Your instructions:
Return, from the listing below, every line that includes "parallel".

•••

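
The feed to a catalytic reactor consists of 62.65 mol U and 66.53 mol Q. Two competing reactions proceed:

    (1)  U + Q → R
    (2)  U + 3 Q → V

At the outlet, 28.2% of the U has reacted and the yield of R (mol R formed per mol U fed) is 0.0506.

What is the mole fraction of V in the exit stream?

0.176

Yield of R: 1ξ₁ / 62.65 = 0.0506 → ξ₁ = 3.17 mol.
Conversion of U: 1ξ₁ + 1ξ₂ = 0.282 × 62.65 = 17.67 → ξ₂ = 14.5 mol.
Outlet amounts (n = n₀ + Σ ν·ξ):
  U: 62.65 − 1(3.17) − 1(14.5) = 44.98
  Q: 66.53 − 1(3.17) − 3(14.5) = 19.87
  R: 0 + 1(3.17) = 3.17
  V: 0 + 1(14.5) = 14.5
Total out = 82.52 mol; y_V = 14.5 / 82.52 = 0.1757.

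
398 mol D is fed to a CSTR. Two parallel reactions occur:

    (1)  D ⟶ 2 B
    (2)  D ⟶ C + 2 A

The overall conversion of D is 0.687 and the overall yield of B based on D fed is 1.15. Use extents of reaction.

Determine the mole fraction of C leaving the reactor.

Yield of B: 2ξ₁ / 398 = 1.15 → ξ₁ = 228.8 mol.
Conversion of D: 1ξ₁ + 1ξ₂ = 0.687 × 398 = 273.4 → ξ₂ = 44.58 mol.
Outlet amounts (n = n₀ + Σ ν·ξ):
  D: 398 − 1(228.8) − 1(44.58) = 124.6
  B: 0 + 2(228.8) = 457.7
  C: 0 + 1(44.58) = 44.58
  A: 0 + 2(44.58) = 89.15
Total out = 716 mol; y_C = 44.58 / 716 = 0.06226.

0.0623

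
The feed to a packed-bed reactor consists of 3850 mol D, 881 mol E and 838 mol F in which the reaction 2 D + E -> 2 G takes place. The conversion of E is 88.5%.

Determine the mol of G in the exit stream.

1560 mol

E reacted = 0.885 × 881 = 779.7 mol; ν_E = −1, so ξ = 779.7/1 = 779.7 mol.
Outlet amounts (n = n₀ + ν ξ):
  D: 3850 − 2(779.7) = 2291
  E: 881 − 1(779.7) = 101.3
  G: 0 + 2(779.7) = 1559
  F: 838 (inert)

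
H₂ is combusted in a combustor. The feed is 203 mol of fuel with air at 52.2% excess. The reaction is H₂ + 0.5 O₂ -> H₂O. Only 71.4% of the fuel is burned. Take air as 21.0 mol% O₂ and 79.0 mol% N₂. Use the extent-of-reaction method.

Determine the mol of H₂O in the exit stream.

145 mol

Stoichiometric O₂ = 0.5 × 203 = 101.5 mol; O₂ fed = 101.5 × 1.522 = 154.5 mol.
N₂ fed = 154.5 × 79/21 = 581.2 mol.
Fuel reacted = 0.714 × 203 → ξ = 144.9 mol.
Outlet (n = n₀ + ν ξ):
  H₂: 203 − 1(144.9) = 58.06
  O₂: 154.5 − 0.5(144.9) = 82.01
  N₂: 581.2 (inert)
  H₂O: 0 + 1(144.9) = 144.9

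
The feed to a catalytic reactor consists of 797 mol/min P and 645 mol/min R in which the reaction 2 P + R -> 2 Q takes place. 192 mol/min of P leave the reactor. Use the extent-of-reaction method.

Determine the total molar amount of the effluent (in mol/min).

For P: n = n₀ − 2ξ → 192 = 797 − 2ξ, giving ξ = 302.5 mol/min.
Outlet amounts (n = n₀ + ν ξ):
  P: 797 − 2(302.5) = 192
  R: 645 − 1(302.5) = 342.5
  Q: 0 + 2(302.5) = 605
Total out = 192 + 342.5 + 605 = 1140 mol/min.

1140 mol/min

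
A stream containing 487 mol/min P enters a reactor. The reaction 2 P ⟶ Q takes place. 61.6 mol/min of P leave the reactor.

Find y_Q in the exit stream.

0.775

For P: n = n₀ − 2ξ → 61.6 = 487 − 2ξ, giving ξ = 212.7 mol/min.
Outlet amounts (n = n₀ + ν ξ):
  P: 487 − 2(212.7) = 61.6
  Q: 0 + 1(212.7) = 212.7
Total out = 274.3 mol/min; y_Q = 212.7 / 274.3 = 0.7754.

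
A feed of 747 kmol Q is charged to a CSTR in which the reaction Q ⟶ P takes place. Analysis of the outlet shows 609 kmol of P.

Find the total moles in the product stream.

For P: n = n₀ + 1ξ → 609 = 0 + 1ξ, giving ξ = 609 kmol.
Outlet amounts (n = n₀ + ν ξ):
  Q: 747 − 1(609) = 138
  P: 0 + 1(609) = 609
Total out = 138 + 609 = 747 kmol.

747 kmol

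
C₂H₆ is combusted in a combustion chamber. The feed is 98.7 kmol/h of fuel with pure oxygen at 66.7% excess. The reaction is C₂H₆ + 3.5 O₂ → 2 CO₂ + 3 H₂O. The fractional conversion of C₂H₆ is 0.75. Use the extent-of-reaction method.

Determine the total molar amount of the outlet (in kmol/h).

712 kmol/h

Stoichiometric O₂ = 3.5 × 98.7 = 345.4 kmol/h; O₂ fed = 345.4 × 1.667 = 575.9 kmol/h.
Fuel reacted = 0.75 × 98.7 → ξ = 74.03 kmol/h.
Outlet (n = n₀ + ν ξ):
  C₂H₆: 98.7 − 1(74.03) = 24.67
  O₂: 575.9 − 3.5(74.03) = 316.8
  CO₂: 0 + 2(74.03) = 148.1
  H₂O: 0 + 3(74.03) = 222.1
Total out = 24.67 + 316.8 + 148.1 + 222.1 = 711.6 kmol/h.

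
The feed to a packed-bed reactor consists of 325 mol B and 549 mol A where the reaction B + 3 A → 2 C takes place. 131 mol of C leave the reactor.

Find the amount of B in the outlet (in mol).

260 mol

For C: n = n₀ + 2ξ → 131 = 0 + 2ξ, giving ξ = 65.5 mol.
Outlet amounts (n = n₀ + ν ξ):
  B: 325 − 1(65.5) = 259.5
  A: 549 − 3(65.5) = 352.5
  C: 0 + 2(65.5) = 131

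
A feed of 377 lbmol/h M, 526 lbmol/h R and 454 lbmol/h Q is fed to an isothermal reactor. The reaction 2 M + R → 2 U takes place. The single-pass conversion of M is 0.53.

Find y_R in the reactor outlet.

0.339

M reacted = 0.53 × 377 = 199.8 lbmol/h; ν_M = −2, so ξ = 199.8/2 = 99.91 lbmol/h.
Outlet amounts (n = n₀ + ν ξ):
  M: 377 − 2(99.91) = 177.2
  R: 526 − 1(99.91) = 426.1
  U: 0 + 2(99.91) = 199.8
  Q: 454 (inert)
Total out = 1257 lbmol/h; y_R = 426.1 / 1257 = 0.339.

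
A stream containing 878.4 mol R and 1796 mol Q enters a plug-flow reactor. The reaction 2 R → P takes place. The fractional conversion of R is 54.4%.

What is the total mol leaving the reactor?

2440 mol

R reacted = 0.544 × 878.4 = 477.8 mol; ν_R = −2, so ξ = 477.8/2 = 238.9 mol.
Outlet amounts (n = n₀ + ν ξ):
  R: 878.4 − 2(238.9) = 400.6
  P: 0 + 1(238.9) = 238.9
  Q: 1796 (inert)
Total out = 400.6 + 238.9 + 1796 = 2435 mol.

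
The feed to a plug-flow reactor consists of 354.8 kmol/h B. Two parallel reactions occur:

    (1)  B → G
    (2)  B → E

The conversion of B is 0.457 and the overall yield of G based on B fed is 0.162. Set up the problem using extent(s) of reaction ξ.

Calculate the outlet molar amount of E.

105 kmol/h

Yield of G: 1ξ₁ / 354.8 = 0.162 → ξ₁ = 57.48 kmol/h.
Conversion of B: 1ξ₁ + 1ξ₂ = 0.457 × 354.8 = 162.1 → ξ₂ = 104.7 kmol/h.
Outlet amounts (n = n₀ + Σ ν·ξ):
  B: 354.8 − 1(57.48) − 1(104.7) = 192.7
  G: 0 + 1(57.48) = 57.48
  E: 0 + 1(104.7) = 104.7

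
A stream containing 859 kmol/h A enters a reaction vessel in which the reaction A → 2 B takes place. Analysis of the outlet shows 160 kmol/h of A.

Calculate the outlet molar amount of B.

For A: n = n₀ − 1ξ → 160 = 859 − 1ξ, giving ξ = 699 kmol/h.
Outlet amounts (n = n₀ + ν ξ):
  A: 859 − 1(699) = 160
  B: 0 + 2(699) = 1398

1400 kmol/h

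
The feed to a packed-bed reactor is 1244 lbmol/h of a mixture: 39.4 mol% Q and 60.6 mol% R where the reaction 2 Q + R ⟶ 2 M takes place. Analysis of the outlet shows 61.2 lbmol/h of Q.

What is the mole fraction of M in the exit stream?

0.417

For Q: n = n₀ − 2ξ → 61.2 = 490.1 − 2ξ, giving ξ = 214.5 lbmol/h.
Outlet amounts (n = n₀ + ν ξ):
  Q: 490.1 − 2(214.5) = 61.2
  R: 753.9 − 1(214.5) = 539.4
  M: 0 + 2(214.5) = 428.9
Total out = 1030 lbmol/h; y_M = 428.9 / 1030 = 0.4166.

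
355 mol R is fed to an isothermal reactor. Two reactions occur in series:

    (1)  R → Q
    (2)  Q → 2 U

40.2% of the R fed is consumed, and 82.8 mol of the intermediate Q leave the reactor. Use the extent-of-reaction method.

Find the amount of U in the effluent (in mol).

Conversion of R: R consumed = 1ξ₁ = 0.402 × 355 → ξ₁ = 142.7 mol.
Q balance: n_Q = 0 + 1ξ₁ − 1ξ₂ = 82.8 → ξ₂ = (1·142.7 − 82.8)/1 = 59.91 mol.
Outlet amounts (n = n₀ + Σ ν·ξ):
  R: 355 − 1(142.7) = 212.3
  Q: 0 + 1(142.7) − 1(59.91) = 82.8
  U: 0 + 2(59.91) = 119.8

120 mol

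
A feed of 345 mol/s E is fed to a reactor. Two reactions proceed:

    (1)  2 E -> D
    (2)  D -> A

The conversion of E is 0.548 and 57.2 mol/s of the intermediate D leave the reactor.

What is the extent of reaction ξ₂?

Conversion of E: E consumed = 2ξ₁ = 0.548 × 345 → ξ₁ = 94.53 mol/s.
D balance: n_D = 0 + 1ξ₁ − 1ξ₂ = 57.2 → ξ₂ = (1·94.53 − 57.2)/1 = 37.33 mol/s.
Outlet amounts (n = n₀ + Σ ν·ξ):
  E: 345 − 2(94.53) = 155.9
  D: 0 + 1(94.53) − 1(37.33) = 57.2
  A: 0 + 1(37.33) = 37.33

ξ₂ = 37.3 mol/s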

•••

Solution below:
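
398 mol D is fed to a CSTR. Two parallel reactions occur:
The feed to a plug-flow reactor consists of 354.8 kmol/h B. Two parallel reactions occur: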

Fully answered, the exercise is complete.